Source data
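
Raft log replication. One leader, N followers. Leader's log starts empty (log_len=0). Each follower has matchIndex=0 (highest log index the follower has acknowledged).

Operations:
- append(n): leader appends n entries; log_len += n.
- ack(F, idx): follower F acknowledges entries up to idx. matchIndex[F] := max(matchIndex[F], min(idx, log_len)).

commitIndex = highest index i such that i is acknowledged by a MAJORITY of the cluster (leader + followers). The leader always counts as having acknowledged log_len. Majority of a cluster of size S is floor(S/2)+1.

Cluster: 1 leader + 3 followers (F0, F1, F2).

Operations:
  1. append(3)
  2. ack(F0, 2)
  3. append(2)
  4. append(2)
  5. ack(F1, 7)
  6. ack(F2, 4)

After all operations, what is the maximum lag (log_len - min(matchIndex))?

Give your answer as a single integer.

Answer: 5

Derivation:
Op 1: append 3 -> log_len=3
Op 2: F0 acks idx 2 -> match: F0=2 F1=0 F2=0; commitIndex=0
Op 3: append 2 -> log_len=5
Op 4: append 2 -> log_len=7
Op 5: F1 acks idx 7 -> match: F0=2 F1=7 F2=0; commitIndex=2
Op 6: F2 acks idx 4 -> match: F0=2 F1=7 F2=4; commitIndex=4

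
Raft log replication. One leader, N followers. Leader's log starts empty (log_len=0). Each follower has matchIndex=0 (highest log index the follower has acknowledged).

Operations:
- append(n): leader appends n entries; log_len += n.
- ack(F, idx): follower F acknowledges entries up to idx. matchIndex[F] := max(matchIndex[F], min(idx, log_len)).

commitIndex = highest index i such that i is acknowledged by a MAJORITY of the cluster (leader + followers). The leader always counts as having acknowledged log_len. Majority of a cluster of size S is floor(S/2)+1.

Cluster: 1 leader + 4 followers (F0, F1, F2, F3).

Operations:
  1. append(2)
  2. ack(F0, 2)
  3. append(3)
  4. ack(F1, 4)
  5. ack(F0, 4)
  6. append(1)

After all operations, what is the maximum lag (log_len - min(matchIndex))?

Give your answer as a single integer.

Op 1: append 2 -> log_len=2
Op 2: F0 acks idx 2 -> match: F0=2 F1=0 F2=0 F3=0; commitIndex=0
Op 3: append 3 -> log_len=5
Op 4: F1 acks idx 4 -> match: F0=2 F1=4 F2=0 F3=0; commitIndex=2
Op 5: F0 acks idx 4 -> match: F0=4 F1=4 F2=0 F3=0; commitIndex=4
Op 6: append 1 -> log_len=6

Answer: 6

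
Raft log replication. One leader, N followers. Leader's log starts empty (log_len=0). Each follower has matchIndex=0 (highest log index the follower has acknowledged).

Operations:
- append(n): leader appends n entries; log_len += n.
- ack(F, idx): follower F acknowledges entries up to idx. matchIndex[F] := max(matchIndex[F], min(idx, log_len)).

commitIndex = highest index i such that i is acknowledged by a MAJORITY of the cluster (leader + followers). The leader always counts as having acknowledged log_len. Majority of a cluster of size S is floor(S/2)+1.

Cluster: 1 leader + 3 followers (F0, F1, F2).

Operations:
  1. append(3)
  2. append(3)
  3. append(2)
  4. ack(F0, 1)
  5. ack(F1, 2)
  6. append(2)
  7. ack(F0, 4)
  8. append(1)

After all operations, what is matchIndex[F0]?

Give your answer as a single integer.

Answer: 4

Derivation:
Op 1: append 3 -> log_len=3
Op 2: append 3 -> log_len=6
Op 3: append 2 -> log_len=8
Op 4: F0 acks idx 1 -> match: F0=1 F1=0 F2=0; commitIndex=0
Op 5: F1 acks idx 2 -> match: F0=1 F1=2 F2=0; commitIndex=1
Op 6: append 2 -> log_len=10
Op 7: F0 acks idx 4 -> match: F0=4 F1=2 F2=0; commitIndex=2
Op 8: append 1 -> log_len=11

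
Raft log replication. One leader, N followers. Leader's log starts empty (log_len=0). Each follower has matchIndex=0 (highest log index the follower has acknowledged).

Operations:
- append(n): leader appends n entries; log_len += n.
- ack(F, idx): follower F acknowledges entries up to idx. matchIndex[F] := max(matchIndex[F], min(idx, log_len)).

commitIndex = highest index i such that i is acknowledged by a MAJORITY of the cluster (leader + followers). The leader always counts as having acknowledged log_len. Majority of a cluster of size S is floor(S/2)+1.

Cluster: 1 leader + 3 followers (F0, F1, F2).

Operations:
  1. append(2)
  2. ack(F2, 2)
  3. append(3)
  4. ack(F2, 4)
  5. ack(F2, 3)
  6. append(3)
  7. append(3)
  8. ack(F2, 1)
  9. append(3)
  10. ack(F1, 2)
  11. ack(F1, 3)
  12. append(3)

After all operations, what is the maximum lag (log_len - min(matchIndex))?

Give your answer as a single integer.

Op 1: append 2 -> log_len=2
Op 2: F2 acks idx 2 -> match: F0=0 F1=0 F2=2; commitIndex=0
Op 3: append 3 -> log_len=5
Op 4: F2 acks idx 4 -> match: F0=0 F1=0 F2=4; commitIndex=0
Op 5: F2 acks idx 3 -> match: F0=0 F1=0 F2=4; commitIndex=0
Op 6: append 3 -> log_len=8
Op 7: append 3 -> log_len=11
Op 8: F2 acks idx 1 -> match: F0=0 F1=0 F2=4; commitIndex=0
Op 9: append 3 -> log_len=14
Op 10: F1 acks idx 2 -> match: F0=0 F1=2 F2=4; commitIndex=2
Op 11: F1 acks idx 3 -> match: F0=0 F1=3 F2=4; commitIndex=3
Op 12: append 3 -> log_len=17

Answer: 17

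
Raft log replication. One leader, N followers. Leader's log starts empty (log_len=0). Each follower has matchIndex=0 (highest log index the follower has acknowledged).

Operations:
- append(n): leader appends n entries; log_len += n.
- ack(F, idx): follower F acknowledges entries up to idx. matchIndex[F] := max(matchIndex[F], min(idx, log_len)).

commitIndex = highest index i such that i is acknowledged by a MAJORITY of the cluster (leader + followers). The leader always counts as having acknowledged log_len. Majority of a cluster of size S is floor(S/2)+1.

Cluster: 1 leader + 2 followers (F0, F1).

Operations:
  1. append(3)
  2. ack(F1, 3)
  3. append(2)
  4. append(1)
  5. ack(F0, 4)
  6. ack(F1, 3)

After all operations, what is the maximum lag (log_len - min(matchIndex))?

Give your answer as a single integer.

Answer: 3

Derivation:
Op 1: append 3 -> log_len=3
Op 2: F1 acks idx 3 -> match: F0=0 F1=3; commitIndex=3
Op 3: append 2 -> log_len=5
Op 4: append 1 -> log_len=6
Op 5: F0 acks idx 4 -> match: F0=4 F1=3; commitIndex=4
Op 6: F1 acks idx 3 -> match: F0=4 F1=3; commitIndex=4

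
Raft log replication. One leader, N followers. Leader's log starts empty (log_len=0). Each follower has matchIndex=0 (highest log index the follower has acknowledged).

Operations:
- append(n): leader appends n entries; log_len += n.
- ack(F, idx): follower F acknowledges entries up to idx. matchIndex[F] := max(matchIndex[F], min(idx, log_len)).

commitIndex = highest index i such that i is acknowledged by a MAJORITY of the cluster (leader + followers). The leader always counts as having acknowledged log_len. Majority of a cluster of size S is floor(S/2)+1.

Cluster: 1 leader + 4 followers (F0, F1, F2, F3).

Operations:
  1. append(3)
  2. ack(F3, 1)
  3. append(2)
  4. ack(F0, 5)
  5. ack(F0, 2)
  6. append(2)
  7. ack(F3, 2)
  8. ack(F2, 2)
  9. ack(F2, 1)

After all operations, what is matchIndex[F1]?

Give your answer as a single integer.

Answer: 0

Derivation:
Op 1: append 3 -> log_len=3
Op 2: F3 acks idx 1 -> match: F0=0 F1=0 F2=0 F3=1; commitIndex=0
Op 3: append 2 -> log_len=5
Op 4: F0 acks idx 5 -> match: F0=5 F1=0 F2=0 F3=1; commitIndex=1
Op 5: F0 acks idx 2 -> match: F0=5 F1=0 F2=0 F3=1; commitIndex=1
Op 6: append 2 -> log_len=7
Op 7: F3 acks idx 2 -> match: F0=5 F1=0 F2=0 F3=2; commitIndex=2
Op 8: F2 acks idx 2 -> match: F0=5 F1=0 F2=2 F3=2; commitIndex=2
Op 9: F2 acks idx 1 -> match: F0=5 F1=0 F2=2 F3=2; commitIndex=2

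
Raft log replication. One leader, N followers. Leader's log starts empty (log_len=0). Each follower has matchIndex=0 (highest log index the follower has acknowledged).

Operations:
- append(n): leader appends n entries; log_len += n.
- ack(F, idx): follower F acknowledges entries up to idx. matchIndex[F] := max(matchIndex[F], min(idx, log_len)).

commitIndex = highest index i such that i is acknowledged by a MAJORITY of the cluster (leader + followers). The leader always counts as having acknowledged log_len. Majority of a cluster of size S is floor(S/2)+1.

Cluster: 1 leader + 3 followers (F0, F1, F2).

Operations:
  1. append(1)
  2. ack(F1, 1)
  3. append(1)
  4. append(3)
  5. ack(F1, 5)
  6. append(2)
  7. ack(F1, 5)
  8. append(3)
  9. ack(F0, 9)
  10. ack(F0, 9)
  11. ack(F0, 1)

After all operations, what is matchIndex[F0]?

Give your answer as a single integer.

Answer: 9

Derivation:
Op 1: append 1 -> log_len=1
Op 2: F1 acks idx 1 -> match: F0=0 F1=1 F2=0; commitIndex=0
Op 3: append 1 -> log_len=2
Op 4: append 3 -> log_len=5
Op 5: F1 acks idx 5 -> match: F0=0 F1=5 F2=0; commitIndex=0
Op 6: append 2 -> log_len=7
Op 7: F1 acks idx 5 -> match: F0=0 F1=5 F2=0; commitIndex=0
Op 8: append 3 -> log_len=10
Op 9: F0 acks idx 9 -> match: F0=9 F1=5 F2=0; commitIndex=5
Op 10: F0 acks idx 9 -> match: F0=9 F1=5 F2=0; commitIndex=5
Op 11: F0 acks idx 1 -> match: F0=9 F1=5 F2=0; commitIndex=5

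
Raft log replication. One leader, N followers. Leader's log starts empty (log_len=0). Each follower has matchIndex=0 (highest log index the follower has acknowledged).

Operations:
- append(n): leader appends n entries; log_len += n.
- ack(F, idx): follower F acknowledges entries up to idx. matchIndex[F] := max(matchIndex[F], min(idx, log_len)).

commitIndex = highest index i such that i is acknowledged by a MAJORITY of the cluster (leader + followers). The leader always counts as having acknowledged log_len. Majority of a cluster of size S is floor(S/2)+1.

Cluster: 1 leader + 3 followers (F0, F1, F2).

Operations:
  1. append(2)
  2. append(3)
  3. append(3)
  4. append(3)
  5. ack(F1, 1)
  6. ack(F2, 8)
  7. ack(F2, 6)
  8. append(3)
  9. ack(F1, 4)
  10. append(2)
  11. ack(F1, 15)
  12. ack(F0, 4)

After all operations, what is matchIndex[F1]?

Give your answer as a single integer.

Op 1: append 2 -> log_len=2
Op 2: append 3 -> log_len=5
Op 3: append 3 -> log_len=8
Op 4: append 3 -> log_len=11
Op 5: F1 acks idx 1 -> match: F0=0 F1=1 F2=0; commitIndex=0
Op 6: F2 acks idx 8 -> match: F0=0 F1=1 F2=8; commitIndex=1
Op 7: F2 acks idx 6 -> match: F0=0 F1=1 F2=8; commitIndex=1
Op 8: append 3 -> log_len=14
Op 9: F1 acks idx 4 -> match: F0=0 F1=4 F2=8; commitIndex=4
Op 10: append 2 -> log_len=16
Op 11: F1 acks idx 15 -> match: F0=0 F1=15 F2=8; commitIndex=8
Op 12: F0 acks idx 4 -> match: F0=4 F1=15 F2=8; commitIndex=8

Answer: 15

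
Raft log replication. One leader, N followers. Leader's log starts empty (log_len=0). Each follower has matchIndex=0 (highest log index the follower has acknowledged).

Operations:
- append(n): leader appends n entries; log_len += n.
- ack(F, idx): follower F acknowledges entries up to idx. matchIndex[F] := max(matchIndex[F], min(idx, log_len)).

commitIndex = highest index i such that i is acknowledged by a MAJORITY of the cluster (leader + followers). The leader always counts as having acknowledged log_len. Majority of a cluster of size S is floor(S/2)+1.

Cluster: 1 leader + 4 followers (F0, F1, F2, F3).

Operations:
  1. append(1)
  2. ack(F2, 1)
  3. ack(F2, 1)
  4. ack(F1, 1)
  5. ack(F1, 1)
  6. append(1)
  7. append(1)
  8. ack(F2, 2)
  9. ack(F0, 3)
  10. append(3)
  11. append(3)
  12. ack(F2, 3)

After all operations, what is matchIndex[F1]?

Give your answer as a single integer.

Op 1: append 1 -> log_len=1
Op 2: F2 acks idx 1 -> match: F0=0 F1=0 F2=1 F3=0; commitIndex=0
Op 3: F2 acks idx 1 -> match: F0=0 F1=0 F2=1 F3=0; commitIndex=0
Op 4: F1 acks idx 1 -> match: F0=0 F1=1 F2=1 F3=0; commitIndex=1
Op 5: F1 acks idx 1 -> match: F0=0 F1=1 F2=1 F3=0; commitIndex=1
Op 6: append 1 -> log_len=2
Op 7: append 1 -> log_len=3
Op 8: F2 acks idx 2 -> match: F0=0 F1=1 F2=2 F3=0; commitIndex=1
Op 9: F0 acks idx 3 -> match: F0=3 F1=1 F2=2 F3=0; commitIndex=2
Op 10: append 3 -> log_len=6
Op 11: append 3 -> log_len=9
Op 12: F2 acks idx 3 -> match: F0=3 F1=1 F2=3 F3=0; commitIndex=3

Answer: 1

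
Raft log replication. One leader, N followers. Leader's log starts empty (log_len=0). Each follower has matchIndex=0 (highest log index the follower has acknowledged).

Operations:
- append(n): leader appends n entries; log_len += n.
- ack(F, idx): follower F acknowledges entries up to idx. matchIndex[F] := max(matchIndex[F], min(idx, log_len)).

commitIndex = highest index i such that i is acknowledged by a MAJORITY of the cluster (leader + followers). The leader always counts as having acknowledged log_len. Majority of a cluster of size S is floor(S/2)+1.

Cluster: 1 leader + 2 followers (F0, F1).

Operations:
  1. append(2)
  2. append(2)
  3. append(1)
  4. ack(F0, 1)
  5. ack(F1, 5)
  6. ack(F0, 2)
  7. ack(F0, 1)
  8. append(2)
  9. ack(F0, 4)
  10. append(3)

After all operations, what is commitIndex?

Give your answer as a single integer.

Answer: 5

Derivation:
Op 1: append 2 -> log_len=2
Op 2: append 2 -> log_len=4
Op 3: append 1 -> log_len=5
Op 4: F0 acks idx 1 -> match: F0=1 F1=0; commitIndex=1
Op 5: F1 acks idx 5 -> match: F0=1 F1=5; commitIndex=5
Op 6: F0 acks idx 2 -> match: F0=2 F1=5; commitIndex=5
Op 7: F0 acks idx 1 -> match: F0=2 F1=5; commitIndex=5
Op 8: append 2 -> log_len=7
Op 9: F0 acks idx 4 -> match: F0=4 F1=5; commitIndex=5
Op 10: append 3 -> log_len=10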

Instructions to follow
Repeat exactly the lines that run from the opening of the listing through the line holding "6. ack(F2, 4)". Leave out everything else.

The answer
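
Raft log replication. One leader, N followers. Leader's log starts empty (log_len=0). Each follower has matchIndex=0 (highest log index the follower has acknowledged).

Operations:
- append(n): leader appends n entries; log_len += n.
- ack(F, idx): follower F acknowledges entries up to idx. matchIndex[F] := max(matchIndex[F], min(idx, log_len)).

commitIndex = highest index i such that i is acknowledged by a MAJORITY of the cluster (leader + followers). The leader always counts as having acknowledged log_len. Majority of a cluster of size S is floor(S/2)+1.

Cluster: 1 leader + 3 followers (F0, F1, F2).

Operations:
  1. append(3)
  2. ack(F0, 2)
  3. append(2)
  4. append(2)
  5. ack(F1, 7)
  6. ack(F2, 4)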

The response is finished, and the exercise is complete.